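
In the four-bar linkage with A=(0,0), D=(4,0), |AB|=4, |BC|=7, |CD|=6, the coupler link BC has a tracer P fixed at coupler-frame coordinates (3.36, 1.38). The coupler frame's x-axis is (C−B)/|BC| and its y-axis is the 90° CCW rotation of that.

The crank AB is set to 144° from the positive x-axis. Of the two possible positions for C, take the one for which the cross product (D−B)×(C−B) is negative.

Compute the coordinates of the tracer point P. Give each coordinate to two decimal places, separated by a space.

-0.62 -0.17

A=(0,0), D=(4.00,0)
B = A + 4.00·(cos144°, sin144°) = (-3.2361, 2.3511)
|BD| = 7.6085
circle(B,7.00) ∩ circle(D,6.00): a=4.6585, h=5.2248
  candidates: C₊=(2.8090,5.8806) cross=39.752; C₋=(-0.4201,-4.0575) cross=-39.752
  mode - wants cross < 0 → take C=(-0.4201,-4.0575) (cross=-39.752)
ex = (C−B)/|BC| = (0.4023,-0.9155); ey = (0.9155,0.4023)
P = B + 3.36·ex + 1.38·ey = (-0.6210,-0.1698)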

▸ WHAT THE TASK REQUIRES
From the first line down to the last, give the records again exactly.

▸ FINISHED EXERCISE
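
In the four-bar linkage with A=(0,0), D=(4,0), |AB|=4, |BC|=7, |CD|=6, the coupler link BC has a tracer P fixed at coupler-frame coordinates (3.36, 1.38). The coupler frame's x-axis is (C−B)/|BC| and its y-axis is the 90° CCW rotation of that.

The crank AB is set to 144° from the positive x-axis. Of the two possible positions for C, take the one for which the cross product (D−B)×(C−B) is negative.

Compute the coordinates of the tracer point P. Give each coordinate to two decimal places, separated by a space.

-0.62 -0.17

A=(0,0), D=(4.00,0)
B = A + 4.00·(cos144°, sin144°) = (-3.2361, 2.3511)
|BD| = 7.6085
circle(B,7.00) ∩ circle(D,6.00): a=4.6585, h=5.2248
  candidates: C₊=(2.8090,5.8806) cross=39.752; C₋=(-0.4201,-4.0575) cross=-39.752
  mode - wants cross < 0 → take C=(-0.4201,-4.0575) (cross=-39.752)
ex = (C−B)/|BC| = (0.4023,-0.9155); ey = (0.9155,0.4023)
P = B + 3.36·ex + 1.38·ey = (-0.6210,-0.1698)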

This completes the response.